> [What to work on]: Exactly repeat the full listing that follows.

> [Excerpted records]:
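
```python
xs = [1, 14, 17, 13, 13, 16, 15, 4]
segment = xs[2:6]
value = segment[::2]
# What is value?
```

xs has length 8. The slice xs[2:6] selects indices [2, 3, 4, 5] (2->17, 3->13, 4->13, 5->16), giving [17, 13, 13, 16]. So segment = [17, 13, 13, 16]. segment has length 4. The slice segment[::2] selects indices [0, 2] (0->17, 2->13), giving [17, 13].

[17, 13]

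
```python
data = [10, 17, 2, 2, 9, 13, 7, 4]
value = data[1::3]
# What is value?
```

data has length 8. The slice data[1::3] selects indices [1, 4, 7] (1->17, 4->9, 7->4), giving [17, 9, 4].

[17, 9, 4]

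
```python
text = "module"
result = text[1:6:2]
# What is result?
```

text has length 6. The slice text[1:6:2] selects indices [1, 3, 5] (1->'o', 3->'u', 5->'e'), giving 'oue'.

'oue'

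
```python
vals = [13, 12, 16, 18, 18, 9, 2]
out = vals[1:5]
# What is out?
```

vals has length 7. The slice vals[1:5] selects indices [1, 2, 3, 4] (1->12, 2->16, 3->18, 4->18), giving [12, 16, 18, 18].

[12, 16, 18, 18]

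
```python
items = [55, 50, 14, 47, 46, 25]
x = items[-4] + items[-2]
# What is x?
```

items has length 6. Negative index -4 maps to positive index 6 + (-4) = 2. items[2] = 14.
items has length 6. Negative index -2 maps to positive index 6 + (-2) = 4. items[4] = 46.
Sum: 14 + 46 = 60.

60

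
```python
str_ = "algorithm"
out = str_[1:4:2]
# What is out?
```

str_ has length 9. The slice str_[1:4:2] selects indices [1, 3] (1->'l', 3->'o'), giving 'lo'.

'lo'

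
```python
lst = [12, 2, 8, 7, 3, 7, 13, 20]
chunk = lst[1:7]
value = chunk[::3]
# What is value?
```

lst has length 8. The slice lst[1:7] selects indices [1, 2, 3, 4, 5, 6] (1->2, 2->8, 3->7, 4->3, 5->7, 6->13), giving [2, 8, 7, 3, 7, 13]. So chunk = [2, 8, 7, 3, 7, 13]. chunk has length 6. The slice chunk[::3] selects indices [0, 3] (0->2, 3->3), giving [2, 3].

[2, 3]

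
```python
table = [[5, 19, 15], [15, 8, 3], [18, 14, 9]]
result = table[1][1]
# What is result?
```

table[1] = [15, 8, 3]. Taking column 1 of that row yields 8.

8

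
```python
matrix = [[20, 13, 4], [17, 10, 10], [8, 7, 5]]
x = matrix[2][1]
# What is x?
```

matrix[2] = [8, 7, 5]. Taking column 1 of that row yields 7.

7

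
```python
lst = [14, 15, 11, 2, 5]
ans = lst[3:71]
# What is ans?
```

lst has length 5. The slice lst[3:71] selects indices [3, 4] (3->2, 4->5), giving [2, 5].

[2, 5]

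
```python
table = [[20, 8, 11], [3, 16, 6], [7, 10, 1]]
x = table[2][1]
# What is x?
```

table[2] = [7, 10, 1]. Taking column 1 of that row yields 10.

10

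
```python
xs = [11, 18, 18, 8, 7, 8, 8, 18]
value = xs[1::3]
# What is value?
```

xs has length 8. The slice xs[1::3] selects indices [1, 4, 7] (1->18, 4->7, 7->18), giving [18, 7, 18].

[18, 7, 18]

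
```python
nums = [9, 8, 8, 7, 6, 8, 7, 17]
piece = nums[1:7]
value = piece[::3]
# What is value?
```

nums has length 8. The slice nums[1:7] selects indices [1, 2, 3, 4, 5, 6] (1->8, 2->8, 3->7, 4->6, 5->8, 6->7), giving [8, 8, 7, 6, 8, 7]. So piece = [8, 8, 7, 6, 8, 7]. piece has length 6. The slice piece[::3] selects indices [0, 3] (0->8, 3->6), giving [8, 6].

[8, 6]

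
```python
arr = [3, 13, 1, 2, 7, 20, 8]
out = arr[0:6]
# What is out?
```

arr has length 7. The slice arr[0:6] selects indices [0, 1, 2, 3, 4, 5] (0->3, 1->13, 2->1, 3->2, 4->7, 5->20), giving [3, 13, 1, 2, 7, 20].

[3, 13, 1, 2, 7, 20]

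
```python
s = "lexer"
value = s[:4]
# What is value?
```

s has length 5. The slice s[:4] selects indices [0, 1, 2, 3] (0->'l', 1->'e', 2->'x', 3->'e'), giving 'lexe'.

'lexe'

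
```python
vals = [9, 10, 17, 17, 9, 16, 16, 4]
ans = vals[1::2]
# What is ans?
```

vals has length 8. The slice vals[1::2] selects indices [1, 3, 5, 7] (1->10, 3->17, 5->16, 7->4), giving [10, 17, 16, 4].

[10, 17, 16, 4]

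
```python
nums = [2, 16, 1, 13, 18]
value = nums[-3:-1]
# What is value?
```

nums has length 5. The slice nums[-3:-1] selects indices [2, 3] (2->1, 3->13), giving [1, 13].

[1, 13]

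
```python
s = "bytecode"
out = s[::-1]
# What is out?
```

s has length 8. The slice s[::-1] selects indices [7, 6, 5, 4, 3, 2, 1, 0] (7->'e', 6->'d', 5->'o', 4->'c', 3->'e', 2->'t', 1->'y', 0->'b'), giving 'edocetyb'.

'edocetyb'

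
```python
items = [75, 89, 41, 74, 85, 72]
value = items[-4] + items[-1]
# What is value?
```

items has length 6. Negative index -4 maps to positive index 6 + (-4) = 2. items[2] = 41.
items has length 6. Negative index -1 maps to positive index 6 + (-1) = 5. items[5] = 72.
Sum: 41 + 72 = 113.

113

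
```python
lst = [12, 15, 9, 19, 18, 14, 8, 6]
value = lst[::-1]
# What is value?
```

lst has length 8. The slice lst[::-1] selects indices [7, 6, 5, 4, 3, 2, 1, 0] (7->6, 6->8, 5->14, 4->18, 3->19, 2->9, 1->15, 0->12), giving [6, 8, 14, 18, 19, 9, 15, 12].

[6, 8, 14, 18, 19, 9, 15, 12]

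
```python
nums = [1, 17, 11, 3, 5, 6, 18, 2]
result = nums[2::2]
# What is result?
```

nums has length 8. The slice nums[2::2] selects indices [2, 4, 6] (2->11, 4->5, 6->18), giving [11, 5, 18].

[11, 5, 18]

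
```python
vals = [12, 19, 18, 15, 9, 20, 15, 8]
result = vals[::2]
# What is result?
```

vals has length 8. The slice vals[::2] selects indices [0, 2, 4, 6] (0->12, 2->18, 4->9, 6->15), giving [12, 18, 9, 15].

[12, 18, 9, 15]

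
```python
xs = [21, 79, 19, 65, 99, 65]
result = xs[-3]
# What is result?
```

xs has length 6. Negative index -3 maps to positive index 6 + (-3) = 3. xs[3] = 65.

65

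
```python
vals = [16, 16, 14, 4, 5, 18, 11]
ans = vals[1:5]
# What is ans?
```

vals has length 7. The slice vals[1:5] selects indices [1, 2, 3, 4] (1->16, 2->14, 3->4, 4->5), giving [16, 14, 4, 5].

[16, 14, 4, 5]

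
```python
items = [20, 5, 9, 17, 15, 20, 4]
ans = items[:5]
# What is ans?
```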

> [Exercise answer]:
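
```python
xs = [1, 14, 17, 13, 13, 16, 15, 4]
segment = xs[2:6]
value = segment[::2]
# What is value?
```

xs has length 8. The slice xs[2:6] selects indices [2, 3, 4, 5] (2->17, 3->13, 4->13, 5->16), giving [17, 13, 13, 16]. So segment = [17, 13, 13, 16]. segment has length 4. The slice segment[::2] selects indices [0, 2] (0->17, 2->13), giving [17, 13].

[17, 13]

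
```python
data = [10, 17, 2, 2, 9, 13, 7, 4]
value = data[1::3]
# What is value?
```

data has length 8. The slice data[1::3] selects indices [1, 4, 7] (1->17, 4->9, 7->4), giving [17, 9, 4].

[17, 9, 4]

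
```python
text = "module"
result = text[1:6:2]
# What is result?
```

text has length 6. The slice text[1:6:2] selects indices [1, 3, 5] (1->'o', 3->'u', 5->'e'), giving 'oue'.

'oue'

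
```python
vals = [13, 12, 16, 18, 18, 9, 2]
out = vals[1:5]
# What is out?
```

vals has length 7. The slice vals[1:5] selects indices [1, 2, 3, 4] (1->12, 2->16, 3->18, 4->18), giving [12, 16, 18, 18].

[12, 16, 18, 18]

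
```python
items = [55, 50, 14, 47, 46, 25]
x = items[-4] + items[-2]
# What is x?
```

items has length 6. Negative index -4 maps to positive index 6 + (-4) = 2. items[2] = 14.
items has length 6. Negative index -2 maps to positive index 6 + (-2) = 4. items[4] = 46.
Sum: 14 + 46 = 60.

60

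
```python
str_ = "algorithm"
out = str_[1:4:2]
# What is out?
```

str_ has length 9. The slice str_[1:4:2] selects indices [1, 3] (1->'l', 3->'o'), giving 'lo'.

'lo'

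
```python
lst = [12, 2, 8, 7, 3, 7, 13, 20]
chunk = lst[1:7]
value = chunk[::3]
# What is value?
```

lst has length 8. The slice lst[1:7] selects indices [1, 2, 3, 4, 5, 6] (1->2, 2->8, 3->7, 4->3, 5->7, 6->13), giving [2, 8, 7, 3, 7, 13]. So chunk = [2, 8, 7, 3, 7, 13]. chunk has length 6. The slice chunk[::3] selects indices [0, 3] (0->2, 3->3), giving [2, 3].

[2, 3]

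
```python
table = [[5, 19, 15], [15, 8, 3], [18, 14, 9]]
result = table[1][1]
# What is result?
```

table[1] = [15, 8, 3]. Taking column 1 of that row yields 8.

8

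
```python
matrix = [[20, 13, 4], [17, 10, 10], [8, 7, 5]]
x = matrix[2][1]
# What is x?
```

matrix[2] = [8, 7, 5]. Taking column 1 of that row yields 7.

7

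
```python
lst = [14, 15, 11, 2, 5]
ans = lst[3:71]
# What is ans?
```

lst has length 5. The slice lst[3:71] selects indices [3, 4] (3->2, 4->5), giving [2, 5].

[2, 5]

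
```python
table = [[20, 8, 11], [3, 16, 6], [7, 10, 1]]
x = table[2][1]
# What is x?
```

table[2] = [7, 10, 1]. Taking column 1 of that row yields 10.

10

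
```python
xs = [11, 18, 18, 8, 7, 8, 8, 18]
value = xs[1::3]
# What is value?
```

xs has length 8. The slice xs[1::3] selects indices [1, 4, 7] (1->18, 4->7, 7->18), giving [18, 7, 18].

[18, 7, 18]

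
```python
nums = [9, 8, 8, 7, 6, 8, 7, 17]
piece = nums[1:7]
value = piece[::3]
# What is value?
```

nums has length 8. The slice nums[1:7] selects indices [1, 2, 3, 4, 5, 6] (1->8, 2->8, 3->7, 4->6, 5->8, 6->7), giving [8, 8, 7, 6, 8, 7]. So piece = [8, 8, 7, 6, 8, 7]. piece has length 6. The slice piece[::3] selects indices [0, 3] (0->8, 3->6), giving [8, 6].

[8, 6]

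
```python
arr = [3, 13, 1, 2, 7, 20, 8]
out = arr[0:6]
# What is out?
```

arr has length 7. The slice arr[0:6] selects indices [0, 1, 2, 3, 4, 5] (0->3, 1->13, 2->1, 3->2, 4->7, 5->20), giving [3, 13, 1, 2, 7, 20].

[3, 13, 1, 2, 7, 20]

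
```python
s = "lexer"
value = s[:4]
# What is value?
```

s has length 5. The slice s[:4] selects indices [0, 1, 2, 3] (0->'l', 1->'e', 2->'x', 3->'e'), giving 'lexe'.

'lexe'

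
```python
vals = [9, 10, 17, 17, 9, 16, 16, 4]
ans = vals[1::2]
# What is ans?
```

vals has length 8. The slice vals[1::2] selects indices [1, 3, 5, 7] (1->10, 3->17, 5->16, 7->4), giving [10, 17, 16, 4].

[10, 17, 16, 4]

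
```python
nums = [2, 16, 1, 13, 18]
value = nums[-3:-1]
# What is value?
```

nums has length 5. The slice nums[-3:-1] selects indices [2, 3] (2->1, 3->13), giving [1, 13].

[1, 13]

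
```python
s = "bytecode"
out = s[::-1]
# What is out?
```

s has length 8. The slice s[::-1] selects indices [7, 6, 5, 4, 3, 2, 1, 0] (7->'e', 6->'d', 5->'o', 4->'c', 3->'e', 2->'t', 1->'y', 0->'b'), giving 'edocetyb'.

'edocetyb'

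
```python
items = [75, 89, 41, 74, 85, 72]
value = items[-4] + items[-1]
# What is value?
```

items has length 6. Negative index -4 maps to positive index 6 + (-4) = 2. items[2] = 41.
items has length 6. Negative index -1 maps to positive index 6 + (-1) = 5. items[5] = 72.
Sum: 41 + 72 = 113.

113

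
```python
lst = [12, 15, 9, 19, 18, 14, 8, 6]
value = lst[::-1]
# What is value?
```

lst has length 8. The slice lst[::-1] selects indices [7, 6, 5, 4, 3, 2, 1, 0] (7->6, 6->8, 5->14, 4->18, 3->19, 2->9, 1->15, 0->12), giving [6, 8, 14, 18, 19, 9, 15, 12].

[6, 8, 14, 18, 19, 9, 15, 12]

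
```python
nums = [1, 17, 11, 3, 5, 6, 18, 2]
result = nums[2::2]
# What is result?
```

nums has length 8. The slice nums[2::2] selects indices [2, 4, 6] (2->11, 4->5, 6->18), giving [11, 5, 18].

[11, 5, 18]

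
```python
vals = [12, 19, 18, 15, 9, 20, 15, 8]
result = vals[::2]
# What is result?
```

vals has length 8. The slice vals[::2] selects indices [0, 2, 4, 6] (0->12, 2->18, 4->9, 6->15), giving [12, 18, 9, 15].

[12, 18, 9, 15]

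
```python
xs = [21, 79, 19, 65, 99, 65]
result = xs[-3]
# What is result?
```

xs has length 6. Negative index -3 maps to positive index 6 + (-3) = 3. xs[3] = 65.

65

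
```python
vals = [16, 16, 14, 4, 5, 18, 11]
ans = vals[1:5]
# What is ans?
```

vals has length 7. The slice vals[1:5] selects indices [1, 2, 3, 4] (1->16, 2->14, 3->4, 4->5), giving [16, 14, 4, 5].

[16, 14, 4, 5]

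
```python
items = [20, 5, 9, 17, 15, 20, 4]
ans = items[:5]
# What is ans?
```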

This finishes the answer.